Dataset records:

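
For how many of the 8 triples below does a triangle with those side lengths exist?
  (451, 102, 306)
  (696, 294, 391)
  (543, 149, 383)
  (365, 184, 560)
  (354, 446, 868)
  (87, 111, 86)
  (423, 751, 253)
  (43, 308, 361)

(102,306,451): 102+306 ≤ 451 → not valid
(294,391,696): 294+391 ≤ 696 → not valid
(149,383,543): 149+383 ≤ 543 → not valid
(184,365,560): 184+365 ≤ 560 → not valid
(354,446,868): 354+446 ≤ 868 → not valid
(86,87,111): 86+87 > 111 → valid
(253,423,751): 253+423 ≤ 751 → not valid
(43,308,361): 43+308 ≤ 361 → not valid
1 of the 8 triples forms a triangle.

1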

==

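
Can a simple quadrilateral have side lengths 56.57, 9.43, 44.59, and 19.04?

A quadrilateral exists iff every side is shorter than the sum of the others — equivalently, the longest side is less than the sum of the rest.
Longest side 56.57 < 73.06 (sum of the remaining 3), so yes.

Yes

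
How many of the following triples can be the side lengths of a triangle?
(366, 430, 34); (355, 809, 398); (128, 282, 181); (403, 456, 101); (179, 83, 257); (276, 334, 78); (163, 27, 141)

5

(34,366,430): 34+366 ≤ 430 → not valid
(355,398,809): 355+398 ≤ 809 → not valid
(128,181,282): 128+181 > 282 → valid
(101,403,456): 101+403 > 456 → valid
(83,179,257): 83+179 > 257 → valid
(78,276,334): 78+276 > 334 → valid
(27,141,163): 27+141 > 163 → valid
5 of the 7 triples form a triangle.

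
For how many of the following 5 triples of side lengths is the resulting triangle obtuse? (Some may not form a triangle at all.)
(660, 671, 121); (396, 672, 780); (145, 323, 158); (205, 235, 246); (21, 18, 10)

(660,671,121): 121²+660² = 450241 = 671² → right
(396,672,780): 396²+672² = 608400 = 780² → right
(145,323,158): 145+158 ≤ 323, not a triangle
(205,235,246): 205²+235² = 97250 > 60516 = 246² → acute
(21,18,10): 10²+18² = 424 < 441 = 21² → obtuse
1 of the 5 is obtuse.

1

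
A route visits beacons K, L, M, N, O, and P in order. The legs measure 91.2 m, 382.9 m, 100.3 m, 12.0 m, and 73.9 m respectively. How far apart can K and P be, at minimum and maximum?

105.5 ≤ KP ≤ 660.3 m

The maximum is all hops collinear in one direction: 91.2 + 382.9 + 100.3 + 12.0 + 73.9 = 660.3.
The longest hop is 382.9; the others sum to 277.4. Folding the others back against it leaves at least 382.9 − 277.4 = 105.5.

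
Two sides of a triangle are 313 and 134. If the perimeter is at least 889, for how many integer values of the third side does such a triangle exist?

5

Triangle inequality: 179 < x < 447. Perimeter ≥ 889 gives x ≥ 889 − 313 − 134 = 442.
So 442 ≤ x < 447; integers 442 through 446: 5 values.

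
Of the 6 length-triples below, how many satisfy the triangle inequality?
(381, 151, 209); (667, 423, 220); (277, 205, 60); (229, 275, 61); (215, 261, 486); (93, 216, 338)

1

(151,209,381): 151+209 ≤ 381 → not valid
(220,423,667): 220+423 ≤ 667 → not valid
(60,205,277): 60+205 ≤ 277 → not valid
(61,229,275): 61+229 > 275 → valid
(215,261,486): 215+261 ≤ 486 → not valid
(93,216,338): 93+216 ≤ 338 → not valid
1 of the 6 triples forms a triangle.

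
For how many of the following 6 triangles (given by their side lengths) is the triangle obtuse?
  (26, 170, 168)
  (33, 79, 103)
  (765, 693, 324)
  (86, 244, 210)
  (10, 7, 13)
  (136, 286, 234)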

- _Your goal_: Among the lines above, find those with the word "below" and list them.

- _Response to this exercise_:
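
For how many of the 8 triples below does a triangle with those side lengths exist?
Of the 6 length-triples below, how many satisfy the triangle inequality?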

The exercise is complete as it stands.